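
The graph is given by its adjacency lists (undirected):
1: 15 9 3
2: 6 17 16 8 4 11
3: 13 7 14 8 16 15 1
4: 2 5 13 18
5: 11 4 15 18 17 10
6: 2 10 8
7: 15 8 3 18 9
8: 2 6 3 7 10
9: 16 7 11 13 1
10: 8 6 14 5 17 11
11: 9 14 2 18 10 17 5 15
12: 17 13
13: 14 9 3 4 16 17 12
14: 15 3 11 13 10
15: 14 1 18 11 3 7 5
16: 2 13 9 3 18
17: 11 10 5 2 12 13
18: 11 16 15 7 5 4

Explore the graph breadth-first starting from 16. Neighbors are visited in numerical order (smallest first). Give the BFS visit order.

16 → 2 → 3 → 9 → 13 → 18 → 4 → 6 → 8 → 11 → 17 → 1 → 7 → 14 → 15 → 12 → 5 → 10

Visit 16; enqueue 2, 3, 9, 13, 18 → queue [2, 3, 9, 13, 18]
Visit 2; enqueue 4, 6, 8, 11, 17 → queue [3, 9, 13, 18, 4, 6, 8, 11, 17]
Visit 3; enqueue 1, 7, 14, 15 → queue [9, 13, 18, 4, 6, 8, 11, 17, 1, 7, 14, 15]
Visit 9 → queue [13, 18, 4, 6, 8, 11, 17, 1, 7, 14, 15]
Visit 13; enqueue 12 → queue [18, 4, 6, 8, 11, 17, 1, 7, 14, 15, 12]
Visit 18; enqueue 5 → queue [4, 6, 8, 11, 17, 1, 7, 14, 15, 12, 5]
Visit 4 → queue [6, 8, 11, 17, 1, 7, 14, 15, 12, 5]
Visit 6; enqueue 10 → queue [8, 11, 17, 1, 7, 14, 15, 12, 5, 10]
Visit 8 → queue [11, 17, 1, 7, 14, 15, 12, 5, 10]
Visit 11 → queue [17, 1, 7, 14, 15, 12, 5, 10]
Visit 17 → queue [1, 7, 14, 15, 12, 5, 10]
Visit 1 → queue [7, 14, 15, 12, 5, 10]
Visit 7 → queue [14, 15, 12, 5, 10]
Visit 14 → queue [15, 12, 5, 10]
Visit 15 → queue [12, 5, 10]
Visit 12 → queue [5, 10]
Visit 5 → queue [10]
Visit 10 → queue []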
------------
ACTION ITEM
Recopy all of the records verbatim.

YOUR SOLUTION
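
The graph is given by its adjacency lists (undirected):
1: 15 9 3
2: 6 17 16 8 4 11
3: 13 7 14 8 16 15 1
4: 2 5 13 18
5: 11 4 15 18 17 10
6: 2 10 8
7: 15 8 3 18 9
8: 2 6 3 7 10
9: 16 7 11 13 1
10: 8 6 14 5 17 11
11: 9 14 2 18 10 17 5 15
12: 17 13
13: 14 9 3 4 16 17 12
14: 15 3 11 13 10
15: 14 1 18 11 3 7 5
16: 2 13 9 3 18
17: 11 10 5 2 12 13
18: 11 16 15 7 5 4

Explore the graph breadth-first starting from 16. Neighbors are visited in numerical order (smallest first). Give the BFS visit order.

16 → 2 → 3 → 9 → 13 → 18 → 4 → 6 → 8 → 11 → 17 → 1 → 7 → 14 → 15 → 12 → 5 → 10

Visit 16; enqueue 2, 3, 9, 13, 18 → queue [2, 3, 9, 13, 18]
Visit 2; enqueue 4, 6, 8, 11, 17 → queue [3, 9, 13, 18, 4, 6, 8, 11, 17]
Visit 3; enqueue 1, 7, 14, 15 → queue [9, 13, 18, 4, 6, 8, 11, 17, 1, 7, 14, 15]
Visit 9 → queue [13, 18, 4, 6, 8, 11, 17, 1, 7, 14, 15]
Visit 13; enqueue 12 → queue [18, 4, 6, 8, 11, 17, 1, 7, 14, 15, 12]
Visit 18; enqueue 5 → queue [4, 6, 8, 11, 17, 1, 7, 14, 15, 12, 5]
Visit 4 → queue [6, 8, 11, 17, 1, 7, 14, 15, 12, 5]
Visit 6; enqueue 10 → queue [8, 11, 17, 1, 7, 14, 15, 12, 5, 10]
Visit 8 → queue [11, 17, 1, 7, 14, 15, 12, 5, 10]
Visit 11 → queue [17, 1, 7, 14, 15, 12, 5, 10]
Visit 17 → queue [1, 7, 14, 15, 12, 5, 10]
Visit 1 → queue [7, 14, 15, 12, 5, 10]
Visit 7 → queue [14, 15, 12, 5, 10]
Visit 14 → queue [15, 12, 5, 10]
Visit 15 → queue [12, 5, 10]
Visit 12 → queue [5, 10]
Visit 5 → queue [10]
Visit 10 → queue []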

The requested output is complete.